_Your task_
Search the records below for the word "carol" and show every line where it occurs.

------------------------------------------------------------

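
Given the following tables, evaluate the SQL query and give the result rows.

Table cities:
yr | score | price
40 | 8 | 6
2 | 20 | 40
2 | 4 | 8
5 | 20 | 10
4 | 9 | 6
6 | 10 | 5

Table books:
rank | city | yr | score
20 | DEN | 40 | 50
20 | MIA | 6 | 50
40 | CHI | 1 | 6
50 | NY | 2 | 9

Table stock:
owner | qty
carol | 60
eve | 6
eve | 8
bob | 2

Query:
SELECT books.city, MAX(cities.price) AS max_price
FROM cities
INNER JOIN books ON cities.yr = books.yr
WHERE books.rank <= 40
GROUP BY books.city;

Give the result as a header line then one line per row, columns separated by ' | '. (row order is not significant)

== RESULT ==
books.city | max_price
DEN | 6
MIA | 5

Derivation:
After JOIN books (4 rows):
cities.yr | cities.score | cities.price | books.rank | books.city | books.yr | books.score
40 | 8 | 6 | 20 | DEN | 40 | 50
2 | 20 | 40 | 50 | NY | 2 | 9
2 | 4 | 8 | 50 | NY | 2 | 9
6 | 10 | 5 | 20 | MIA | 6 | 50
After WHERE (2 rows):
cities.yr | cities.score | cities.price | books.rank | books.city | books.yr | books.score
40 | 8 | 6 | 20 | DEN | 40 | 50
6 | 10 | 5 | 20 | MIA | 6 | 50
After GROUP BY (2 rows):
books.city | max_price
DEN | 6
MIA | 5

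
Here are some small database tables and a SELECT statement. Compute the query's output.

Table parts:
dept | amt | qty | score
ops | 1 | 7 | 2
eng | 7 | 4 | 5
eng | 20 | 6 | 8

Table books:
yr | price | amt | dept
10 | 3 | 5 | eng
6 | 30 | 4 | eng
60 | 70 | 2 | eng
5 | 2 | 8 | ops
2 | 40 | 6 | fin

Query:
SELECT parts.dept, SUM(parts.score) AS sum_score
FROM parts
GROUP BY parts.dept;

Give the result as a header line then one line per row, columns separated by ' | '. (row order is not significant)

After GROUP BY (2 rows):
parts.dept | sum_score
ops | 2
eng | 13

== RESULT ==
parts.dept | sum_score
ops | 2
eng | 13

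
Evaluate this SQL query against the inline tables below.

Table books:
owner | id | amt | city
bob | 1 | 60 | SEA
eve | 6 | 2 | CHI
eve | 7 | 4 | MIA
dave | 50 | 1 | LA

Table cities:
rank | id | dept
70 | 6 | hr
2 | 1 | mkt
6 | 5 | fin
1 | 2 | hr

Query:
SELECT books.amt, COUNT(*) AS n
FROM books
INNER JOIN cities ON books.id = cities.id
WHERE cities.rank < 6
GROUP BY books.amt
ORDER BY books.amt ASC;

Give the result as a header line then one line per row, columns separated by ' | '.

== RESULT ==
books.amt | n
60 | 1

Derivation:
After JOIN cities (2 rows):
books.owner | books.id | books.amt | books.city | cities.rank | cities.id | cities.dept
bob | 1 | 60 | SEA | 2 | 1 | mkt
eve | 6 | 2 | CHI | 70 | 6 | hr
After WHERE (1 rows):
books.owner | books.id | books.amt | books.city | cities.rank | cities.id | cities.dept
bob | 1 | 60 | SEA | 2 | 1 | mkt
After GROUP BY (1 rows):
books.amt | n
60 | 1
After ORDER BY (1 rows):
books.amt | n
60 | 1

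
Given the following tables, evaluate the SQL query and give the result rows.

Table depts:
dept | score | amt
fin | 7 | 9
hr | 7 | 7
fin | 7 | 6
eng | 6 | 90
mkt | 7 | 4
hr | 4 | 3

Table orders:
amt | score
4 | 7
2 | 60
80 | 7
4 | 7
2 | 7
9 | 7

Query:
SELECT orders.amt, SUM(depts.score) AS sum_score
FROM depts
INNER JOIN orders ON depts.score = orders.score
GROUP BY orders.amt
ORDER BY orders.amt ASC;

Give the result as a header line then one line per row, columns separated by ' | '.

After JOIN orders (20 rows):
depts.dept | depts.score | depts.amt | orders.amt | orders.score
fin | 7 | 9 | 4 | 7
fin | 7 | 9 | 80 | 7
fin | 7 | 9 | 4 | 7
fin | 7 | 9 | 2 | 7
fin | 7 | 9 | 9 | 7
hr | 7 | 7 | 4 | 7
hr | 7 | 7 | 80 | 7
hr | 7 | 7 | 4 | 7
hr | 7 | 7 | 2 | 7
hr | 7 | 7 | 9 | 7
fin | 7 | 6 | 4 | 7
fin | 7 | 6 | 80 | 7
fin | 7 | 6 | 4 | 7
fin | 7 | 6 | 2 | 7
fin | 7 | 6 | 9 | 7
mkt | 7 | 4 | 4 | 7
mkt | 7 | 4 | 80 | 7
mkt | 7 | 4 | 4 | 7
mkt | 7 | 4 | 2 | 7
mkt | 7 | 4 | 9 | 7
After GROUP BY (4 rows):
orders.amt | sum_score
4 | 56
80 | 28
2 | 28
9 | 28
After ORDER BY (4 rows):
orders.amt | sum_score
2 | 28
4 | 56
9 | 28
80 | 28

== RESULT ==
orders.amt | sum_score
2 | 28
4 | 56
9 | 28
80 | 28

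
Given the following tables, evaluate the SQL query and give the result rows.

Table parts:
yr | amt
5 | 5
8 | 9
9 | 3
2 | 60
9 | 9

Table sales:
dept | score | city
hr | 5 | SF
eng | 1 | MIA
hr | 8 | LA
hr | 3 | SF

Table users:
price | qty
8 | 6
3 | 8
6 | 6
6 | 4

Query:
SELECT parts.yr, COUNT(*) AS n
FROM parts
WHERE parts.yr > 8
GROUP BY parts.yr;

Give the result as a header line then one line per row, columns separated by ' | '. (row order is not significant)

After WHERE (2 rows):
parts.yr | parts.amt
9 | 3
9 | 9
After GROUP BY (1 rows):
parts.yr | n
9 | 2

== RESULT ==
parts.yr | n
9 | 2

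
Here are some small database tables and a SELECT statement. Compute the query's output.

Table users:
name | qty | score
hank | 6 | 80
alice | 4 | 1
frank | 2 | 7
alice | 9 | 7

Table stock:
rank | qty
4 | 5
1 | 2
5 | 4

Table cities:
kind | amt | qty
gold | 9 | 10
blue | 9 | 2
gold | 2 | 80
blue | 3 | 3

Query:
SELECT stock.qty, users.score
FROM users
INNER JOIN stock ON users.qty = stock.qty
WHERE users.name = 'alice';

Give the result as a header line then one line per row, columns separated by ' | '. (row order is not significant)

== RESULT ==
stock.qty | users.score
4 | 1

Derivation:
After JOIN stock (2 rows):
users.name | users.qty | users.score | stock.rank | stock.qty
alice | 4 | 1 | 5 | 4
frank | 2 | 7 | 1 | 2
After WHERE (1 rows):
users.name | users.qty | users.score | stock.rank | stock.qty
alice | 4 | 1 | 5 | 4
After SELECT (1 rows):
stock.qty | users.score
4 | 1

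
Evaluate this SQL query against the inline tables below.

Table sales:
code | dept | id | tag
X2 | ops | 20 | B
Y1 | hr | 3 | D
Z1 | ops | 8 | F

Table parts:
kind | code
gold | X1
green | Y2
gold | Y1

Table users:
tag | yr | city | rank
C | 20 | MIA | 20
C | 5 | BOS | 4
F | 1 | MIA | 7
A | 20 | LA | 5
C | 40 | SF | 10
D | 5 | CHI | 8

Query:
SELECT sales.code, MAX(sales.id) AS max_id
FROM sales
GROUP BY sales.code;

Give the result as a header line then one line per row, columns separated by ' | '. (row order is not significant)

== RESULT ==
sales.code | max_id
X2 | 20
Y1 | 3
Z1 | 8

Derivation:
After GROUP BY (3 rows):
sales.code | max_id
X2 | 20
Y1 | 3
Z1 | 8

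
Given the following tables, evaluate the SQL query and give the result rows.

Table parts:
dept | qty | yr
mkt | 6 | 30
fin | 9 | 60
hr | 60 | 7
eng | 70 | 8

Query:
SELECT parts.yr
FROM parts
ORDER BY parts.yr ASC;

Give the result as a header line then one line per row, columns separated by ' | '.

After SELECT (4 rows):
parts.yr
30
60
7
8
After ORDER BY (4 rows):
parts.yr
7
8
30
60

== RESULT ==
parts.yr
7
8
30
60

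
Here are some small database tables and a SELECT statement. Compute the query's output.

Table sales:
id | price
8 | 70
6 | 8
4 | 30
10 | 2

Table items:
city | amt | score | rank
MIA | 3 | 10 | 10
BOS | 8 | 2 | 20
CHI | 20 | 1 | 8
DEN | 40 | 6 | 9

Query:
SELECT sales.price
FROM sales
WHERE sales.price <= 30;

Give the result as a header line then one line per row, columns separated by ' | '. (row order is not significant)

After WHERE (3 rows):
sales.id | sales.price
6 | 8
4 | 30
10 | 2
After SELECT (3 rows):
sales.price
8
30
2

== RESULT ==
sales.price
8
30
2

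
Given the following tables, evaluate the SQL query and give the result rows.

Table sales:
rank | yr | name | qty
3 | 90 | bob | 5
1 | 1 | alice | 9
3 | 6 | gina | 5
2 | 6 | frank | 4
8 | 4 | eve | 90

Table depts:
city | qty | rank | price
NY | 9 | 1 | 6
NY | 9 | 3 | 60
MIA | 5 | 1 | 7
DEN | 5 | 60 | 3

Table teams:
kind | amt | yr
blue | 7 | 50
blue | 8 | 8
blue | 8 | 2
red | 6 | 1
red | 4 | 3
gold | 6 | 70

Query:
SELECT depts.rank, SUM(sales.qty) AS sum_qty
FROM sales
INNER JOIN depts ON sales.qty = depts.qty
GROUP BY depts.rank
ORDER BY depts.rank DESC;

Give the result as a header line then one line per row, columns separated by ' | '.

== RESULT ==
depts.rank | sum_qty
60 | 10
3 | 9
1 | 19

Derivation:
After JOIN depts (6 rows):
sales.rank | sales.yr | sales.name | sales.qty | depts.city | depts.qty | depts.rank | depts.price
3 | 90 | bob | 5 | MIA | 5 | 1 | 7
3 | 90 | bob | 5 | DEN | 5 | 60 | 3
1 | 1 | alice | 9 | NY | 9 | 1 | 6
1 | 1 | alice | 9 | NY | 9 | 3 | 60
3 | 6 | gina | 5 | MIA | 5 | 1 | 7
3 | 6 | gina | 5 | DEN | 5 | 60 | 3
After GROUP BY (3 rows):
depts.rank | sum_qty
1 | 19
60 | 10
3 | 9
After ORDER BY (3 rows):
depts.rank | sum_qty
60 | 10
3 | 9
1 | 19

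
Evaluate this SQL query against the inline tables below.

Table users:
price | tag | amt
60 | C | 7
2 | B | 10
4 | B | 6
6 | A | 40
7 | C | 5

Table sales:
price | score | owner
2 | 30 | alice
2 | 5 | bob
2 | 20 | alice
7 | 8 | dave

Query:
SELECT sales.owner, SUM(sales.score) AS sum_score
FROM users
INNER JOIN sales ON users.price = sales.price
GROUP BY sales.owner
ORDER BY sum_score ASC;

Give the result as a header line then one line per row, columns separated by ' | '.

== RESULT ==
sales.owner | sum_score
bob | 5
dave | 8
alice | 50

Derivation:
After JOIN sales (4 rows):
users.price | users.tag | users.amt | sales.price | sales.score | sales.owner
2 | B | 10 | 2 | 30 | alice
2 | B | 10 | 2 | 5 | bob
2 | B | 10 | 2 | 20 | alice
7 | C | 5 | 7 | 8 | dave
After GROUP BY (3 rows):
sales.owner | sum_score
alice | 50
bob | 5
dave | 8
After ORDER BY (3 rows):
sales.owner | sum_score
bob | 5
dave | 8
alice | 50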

------------------------------------------------------------

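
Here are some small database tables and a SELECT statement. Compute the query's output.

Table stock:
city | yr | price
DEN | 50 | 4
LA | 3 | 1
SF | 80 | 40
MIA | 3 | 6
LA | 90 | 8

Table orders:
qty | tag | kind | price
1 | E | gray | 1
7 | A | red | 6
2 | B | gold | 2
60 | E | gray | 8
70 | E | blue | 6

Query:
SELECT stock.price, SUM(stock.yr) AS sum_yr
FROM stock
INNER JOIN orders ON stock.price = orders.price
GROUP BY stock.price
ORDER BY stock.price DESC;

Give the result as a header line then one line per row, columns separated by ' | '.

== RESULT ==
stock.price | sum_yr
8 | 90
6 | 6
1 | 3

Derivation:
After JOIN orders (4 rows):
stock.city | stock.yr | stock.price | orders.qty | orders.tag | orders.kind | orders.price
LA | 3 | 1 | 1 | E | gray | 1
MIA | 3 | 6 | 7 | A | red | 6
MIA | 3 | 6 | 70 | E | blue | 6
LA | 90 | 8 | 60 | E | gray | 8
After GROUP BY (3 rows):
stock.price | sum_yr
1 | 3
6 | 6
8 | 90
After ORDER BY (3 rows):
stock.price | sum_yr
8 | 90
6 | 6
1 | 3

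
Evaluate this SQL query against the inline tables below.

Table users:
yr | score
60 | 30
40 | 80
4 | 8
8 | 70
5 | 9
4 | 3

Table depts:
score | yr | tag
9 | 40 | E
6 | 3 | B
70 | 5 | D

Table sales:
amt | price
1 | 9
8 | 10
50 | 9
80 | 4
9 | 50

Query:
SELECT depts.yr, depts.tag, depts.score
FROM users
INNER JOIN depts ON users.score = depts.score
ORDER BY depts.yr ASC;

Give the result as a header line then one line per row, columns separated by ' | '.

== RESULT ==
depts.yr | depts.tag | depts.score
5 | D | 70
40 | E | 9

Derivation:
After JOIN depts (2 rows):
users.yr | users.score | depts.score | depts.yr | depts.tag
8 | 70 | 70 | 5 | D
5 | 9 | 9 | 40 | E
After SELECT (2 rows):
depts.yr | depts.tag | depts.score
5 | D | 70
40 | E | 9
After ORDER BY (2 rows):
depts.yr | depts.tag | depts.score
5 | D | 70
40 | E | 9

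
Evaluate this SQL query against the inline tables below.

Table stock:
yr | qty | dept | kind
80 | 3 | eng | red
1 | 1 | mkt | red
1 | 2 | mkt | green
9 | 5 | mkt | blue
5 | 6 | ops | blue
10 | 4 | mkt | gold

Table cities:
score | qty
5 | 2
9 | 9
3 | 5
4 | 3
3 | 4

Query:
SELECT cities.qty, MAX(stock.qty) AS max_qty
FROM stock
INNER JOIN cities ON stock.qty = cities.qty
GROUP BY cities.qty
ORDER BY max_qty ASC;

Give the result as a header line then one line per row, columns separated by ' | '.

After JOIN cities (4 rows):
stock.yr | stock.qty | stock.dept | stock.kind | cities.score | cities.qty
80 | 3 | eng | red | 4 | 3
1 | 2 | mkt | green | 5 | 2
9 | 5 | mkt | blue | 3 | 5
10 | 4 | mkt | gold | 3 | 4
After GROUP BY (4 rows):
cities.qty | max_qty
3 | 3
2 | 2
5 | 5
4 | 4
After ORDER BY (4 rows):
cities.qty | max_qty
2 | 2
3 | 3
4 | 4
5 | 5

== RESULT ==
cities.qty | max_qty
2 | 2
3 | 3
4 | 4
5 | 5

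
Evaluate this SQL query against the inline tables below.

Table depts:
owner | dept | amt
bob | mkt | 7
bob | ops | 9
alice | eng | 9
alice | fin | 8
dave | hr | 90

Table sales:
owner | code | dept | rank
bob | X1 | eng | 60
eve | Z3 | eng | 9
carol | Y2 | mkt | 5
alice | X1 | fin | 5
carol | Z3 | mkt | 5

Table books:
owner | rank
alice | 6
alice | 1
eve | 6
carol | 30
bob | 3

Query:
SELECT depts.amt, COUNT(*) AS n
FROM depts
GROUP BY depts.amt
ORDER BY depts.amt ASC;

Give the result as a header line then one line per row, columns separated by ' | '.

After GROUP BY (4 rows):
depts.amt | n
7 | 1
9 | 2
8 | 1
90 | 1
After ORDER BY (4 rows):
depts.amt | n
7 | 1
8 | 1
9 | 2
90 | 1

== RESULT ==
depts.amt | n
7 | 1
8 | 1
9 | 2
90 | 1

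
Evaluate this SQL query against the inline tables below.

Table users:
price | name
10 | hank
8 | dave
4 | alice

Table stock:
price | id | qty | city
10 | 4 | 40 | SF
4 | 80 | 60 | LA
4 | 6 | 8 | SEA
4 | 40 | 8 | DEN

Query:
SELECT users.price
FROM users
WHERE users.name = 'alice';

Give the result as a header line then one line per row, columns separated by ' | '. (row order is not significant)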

------------------------------------------------------------

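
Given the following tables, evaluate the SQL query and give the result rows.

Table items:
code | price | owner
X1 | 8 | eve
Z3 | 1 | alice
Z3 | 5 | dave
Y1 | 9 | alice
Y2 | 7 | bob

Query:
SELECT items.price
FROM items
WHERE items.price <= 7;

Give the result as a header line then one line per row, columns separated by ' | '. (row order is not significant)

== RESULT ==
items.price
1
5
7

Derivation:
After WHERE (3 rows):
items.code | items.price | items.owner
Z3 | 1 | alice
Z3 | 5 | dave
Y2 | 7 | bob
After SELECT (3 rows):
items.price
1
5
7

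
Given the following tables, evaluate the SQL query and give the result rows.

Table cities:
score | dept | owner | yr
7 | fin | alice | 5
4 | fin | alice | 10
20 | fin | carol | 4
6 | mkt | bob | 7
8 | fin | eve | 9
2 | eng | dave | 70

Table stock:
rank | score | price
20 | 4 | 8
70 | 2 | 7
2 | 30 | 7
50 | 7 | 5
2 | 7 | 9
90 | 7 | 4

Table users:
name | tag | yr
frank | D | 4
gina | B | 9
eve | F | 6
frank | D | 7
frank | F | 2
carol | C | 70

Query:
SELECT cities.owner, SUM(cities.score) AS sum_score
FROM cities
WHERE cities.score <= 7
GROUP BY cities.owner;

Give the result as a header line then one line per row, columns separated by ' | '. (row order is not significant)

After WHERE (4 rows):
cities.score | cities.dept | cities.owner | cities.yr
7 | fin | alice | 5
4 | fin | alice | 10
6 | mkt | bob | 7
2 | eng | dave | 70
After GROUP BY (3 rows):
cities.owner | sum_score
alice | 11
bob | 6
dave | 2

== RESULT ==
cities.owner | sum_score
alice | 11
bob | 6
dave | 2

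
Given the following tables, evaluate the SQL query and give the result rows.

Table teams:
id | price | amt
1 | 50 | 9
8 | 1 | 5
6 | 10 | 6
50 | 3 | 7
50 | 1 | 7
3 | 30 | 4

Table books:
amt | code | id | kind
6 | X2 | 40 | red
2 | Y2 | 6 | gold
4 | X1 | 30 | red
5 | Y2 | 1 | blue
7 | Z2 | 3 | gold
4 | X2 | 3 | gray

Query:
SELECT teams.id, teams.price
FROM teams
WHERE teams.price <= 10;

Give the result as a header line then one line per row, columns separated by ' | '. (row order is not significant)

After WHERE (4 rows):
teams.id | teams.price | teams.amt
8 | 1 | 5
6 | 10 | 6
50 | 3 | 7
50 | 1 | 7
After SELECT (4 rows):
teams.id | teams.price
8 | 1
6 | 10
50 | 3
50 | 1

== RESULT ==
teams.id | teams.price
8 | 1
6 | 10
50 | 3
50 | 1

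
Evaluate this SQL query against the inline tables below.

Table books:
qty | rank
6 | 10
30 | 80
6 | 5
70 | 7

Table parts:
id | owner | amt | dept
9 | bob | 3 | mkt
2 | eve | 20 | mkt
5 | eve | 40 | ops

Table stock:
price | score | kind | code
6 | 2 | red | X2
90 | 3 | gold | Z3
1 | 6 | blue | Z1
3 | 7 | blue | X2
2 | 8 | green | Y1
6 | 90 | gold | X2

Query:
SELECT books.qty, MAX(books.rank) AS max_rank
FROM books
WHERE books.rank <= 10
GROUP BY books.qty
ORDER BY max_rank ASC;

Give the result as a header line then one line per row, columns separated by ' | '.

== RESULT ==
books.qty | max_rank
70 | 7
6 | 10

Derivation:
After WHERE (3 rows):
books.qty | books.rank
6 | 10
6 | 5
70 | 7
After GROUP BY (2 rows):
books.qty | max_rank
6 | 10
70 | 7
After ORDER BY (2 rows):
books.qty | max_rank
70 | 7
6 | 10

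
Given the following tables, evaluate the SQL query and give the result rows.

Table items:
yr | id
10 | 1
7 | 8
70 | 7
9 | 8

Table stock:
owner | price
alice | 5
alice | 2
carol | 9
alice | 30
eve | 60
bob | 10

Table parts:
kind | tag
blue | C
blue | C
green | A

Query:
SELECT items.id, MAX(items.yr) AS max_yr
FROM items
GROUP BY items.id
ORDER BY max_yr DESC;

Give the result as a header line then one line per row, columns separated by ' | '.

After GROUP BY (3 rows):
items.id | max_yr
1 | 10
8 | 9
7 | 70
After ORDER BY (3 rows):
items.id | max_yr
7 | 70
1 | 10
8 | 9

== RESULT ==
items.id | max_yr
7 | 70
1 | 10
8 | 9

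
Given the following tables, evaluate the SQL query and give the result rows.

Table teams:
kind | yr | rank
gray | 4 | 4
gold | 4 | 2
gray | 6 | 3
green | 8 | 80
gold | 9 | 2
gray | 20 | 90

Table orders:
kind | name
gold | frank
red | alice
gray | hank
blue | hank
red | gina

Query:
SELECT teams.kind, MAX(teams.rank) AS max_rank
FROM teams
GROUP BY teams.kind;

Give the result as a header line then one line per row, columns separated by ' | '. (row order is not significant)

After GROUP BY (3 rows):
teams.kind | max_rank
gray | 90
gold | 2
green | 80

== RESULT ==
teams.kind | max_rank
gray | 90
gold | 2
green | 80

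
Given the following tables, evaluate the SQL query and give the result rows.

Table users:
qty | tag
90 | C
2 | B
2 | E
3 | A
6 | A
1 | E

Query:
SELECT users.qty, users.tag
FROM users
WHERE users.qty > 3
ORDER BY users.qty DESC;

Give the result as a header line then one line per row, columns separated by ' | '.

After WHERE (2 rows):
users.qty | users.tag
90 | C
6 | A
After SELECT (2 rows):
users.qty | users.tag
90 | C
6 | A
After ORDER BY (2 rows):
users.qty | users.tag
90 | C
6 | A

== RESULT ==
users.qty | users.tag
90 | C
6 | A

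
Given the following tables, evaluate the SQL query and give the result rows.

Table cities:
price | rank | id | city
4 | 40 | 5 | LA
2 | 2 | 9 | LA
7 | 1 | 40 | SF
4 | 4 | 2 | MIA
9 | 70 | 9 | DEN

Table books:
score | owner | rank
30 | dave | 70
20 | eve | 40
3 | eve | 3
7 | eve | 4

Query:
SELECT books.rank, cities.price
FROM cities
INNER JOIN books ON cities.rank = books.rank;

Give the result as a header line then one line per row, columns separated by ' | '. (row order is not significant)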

------------------------------------------------------------

_Output_
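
carol | 60
carol | Y2 | mkt | 5
carol | Z3 | mkt | 5
carol | 30
20 | fin | carol | 4
carol | C | 70
carol | 9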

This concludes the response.